*Assigned task:* An exact copy is needed of each line from the one including "Claim: for any integer m, m" through the last line of the entries, both ends counted, with nothing added.
*** Extracted records
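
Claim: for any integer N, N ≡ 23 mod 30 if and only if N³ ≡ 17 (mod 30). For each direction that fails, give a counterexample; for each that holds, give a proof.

Both implications hold.

[⇒] Suppose N ≡ 23 mod 30. Write N = 30j + 23. Then (30j + 23)³ = 27000j³ + 62100j² + 47610j + 12167 = 30(900j³ + 2070j² + 1587j + 405) + 17, so N³ ≡ 17 (mod 30).

[⇐] Conversely, suppose N³ ≡ 17 (mod 30). The only residue r in {0, …, 29} with r³ ≡ 17 (mod 30) is r = 23, so N ≡ 23 (mod 30).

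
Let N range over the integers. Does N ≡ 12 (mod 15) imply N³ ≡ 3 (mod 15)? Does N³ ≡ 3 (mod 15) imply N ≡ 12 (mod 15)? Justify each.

(→) Suppose N ≡ 12 (mod 15). Write N = 15j + 12. Then (15j + 12)³ = 3375j³ + 8100j² + 6480j + 1728 = 15(225j³ + 540j² + 432j + 115) + 3, so N³ ≡ 3 (mod 15).

(←) Conversely, suppose N³ ≡ 3 (mod 15). The only residue r in {0, …, 14} with r³ ≡ 3 (mod 15) is r = 12, so N ≡ 12 (mod 15).

Equivalent; both directions hold.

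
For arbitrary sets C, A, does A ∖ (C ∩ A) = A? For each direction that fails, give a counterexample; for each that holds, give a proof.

The sets are not equal: only the forward inclusion holds.

(⊆) Let x ∈ A ∖ (C ∩ A). Then x ∈ A and x ∉ C, from which x ∈ A.

(⊇) This inclusion fails. Take C = {1}, A = {1}; then 1 ∈ A but 1 ∉ A ∖ (C ∩ A).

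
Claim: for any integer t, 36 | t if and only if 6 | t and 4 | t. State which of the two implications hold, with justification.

(⇒) holds; (⇐) fails.

(⟹) If 36 ∣ t, write t = 36q. Since 36 = 6·6, t = 6·(6q), so 6 ∣ t; and since 36 = 9·4, t = 4·(9q), so 4 ∣ t.

(⟸) This fails: take t = 12. Both 6 ∣ 12 and 4 ∣ 12, yet 12 is not a multiple of 36 (since 12 = 0·36 + 12), so 36 ∤ 12.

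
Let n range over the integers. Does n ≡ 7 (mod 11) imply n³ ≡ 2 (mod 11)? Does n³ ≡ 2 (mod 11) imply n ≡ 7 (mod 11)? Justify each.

Both implications hold.

[⇐] For the converse, argue contrapositively. If n ≢ 7 (mod 11), then n is congruent to one of 0, 1, 2, 3, 4, 5, 6, 8, 9, 10 modulo 11, and these give n³ ≡ 0, 1, 8, 5, 9, 4, 7, 6, 3, 10 respectively — never 2.

[⇒] Suppose n ≡ 7 (mod 11). Write n = 11j + 7. Then (11j + 7)³ = 1331j³ + 2541j² + 1617j + 343 = 11(121j³ + 231j² + 147j + 31) + 2, so n³ ≡ 2 (mod 11).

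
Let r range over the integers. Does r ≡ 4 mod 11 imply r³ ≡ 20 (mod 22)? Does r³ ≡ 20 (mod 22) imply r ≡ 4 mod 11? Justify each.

Forward direction. This fails: take r = 15. Then 15 ≡ 4 (mod 11), but 15³ = 3375 ≡ 9 (mod 22), not 20.

Converse. The residues r modulo 22 with r³ ≡ 20 (mod 22) are exactly {4}, and each is ≡ 4 (mod 11).

Not equivalent: only (⇐) holds.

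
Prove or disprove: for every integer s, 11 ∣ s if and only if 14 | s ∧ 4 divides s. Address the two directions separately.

(⇒) fails and (⇐) fails.

Forward direction. This fails: take s = 11. Certainly 11 ∣ 11, but 14 ∤ 11.

Converse. This fails: take s = 28. Both 14 ∣ 28 and 4 ∣ 28, yet 28 is not a multiple of 11 (since 28 = 2·11 + 6), so 11 ∤ 28.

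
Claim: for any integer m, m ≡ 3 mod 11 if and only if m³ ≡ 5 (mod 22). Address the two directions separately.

Not equivalent: only (⇐) holds.

(⇒) This fails: take m = 14. Then 14 ≡ 3 (mod 11), but 14³ = 2744 ≡ 16 (mod 22), not 5.

(⇐) Conversely, the residues r modulo 22 with r³ ≡ 5 (mod 22) are exactly {3}, and each is ≡ 3 (mod 11).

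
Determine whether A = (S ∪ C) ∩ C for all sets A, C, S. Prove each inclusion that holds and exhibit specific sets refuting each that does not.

(⊆) fails and (⊇) fails.

(⟹) This inclusion fails. Take A = {1}, C = ∅, S = ∅; then 1 ∈ A but 1 ∉ (S ∪ C) ∩ C.

(⟸) This inclusion fails. Take A = ∅, C = {1}, S = ∅; then 1 ∈ (S ∪ C) ∩ C but 1 ∉ A.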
******
*Completed task:*
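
Claim: for any integer m, m ≡ 3 mod 11 if and only if m³ ≡ 5 (mod 22). Address the two directions separately.

Not equivalent: only (⇐) holds.

(⇒) This fails: take m = 14. Then 14 ≡ 3 (mod 11), but 14³ = 2744 ≡ 16 (mod 22), not 5.

(⇐) Conversely, the residues r modulo 22 with r³ ≡ 5 (mod 22) are exactly {3}, and each is ≡ 3 (mod 11).

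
Determine whether A = (S ∪ C) ∩ C for all sets A, C, S. Prove each inclusion that holds and exhibit specific sets refuting each that does not.

(⊆) fails and (⊇) fails.

(⟹) This inclusion fails. Take A = {1}, C = ∅, S = ∅; then 1 ∈ A but 1 ∉ (S ∪ C) ∩ C.

(⟸) This inclusion fails. Take A = ∅, C = {1}, S = ∅; then 1 ∈ (S ∪ C) ∩ C but 1 ∉ A.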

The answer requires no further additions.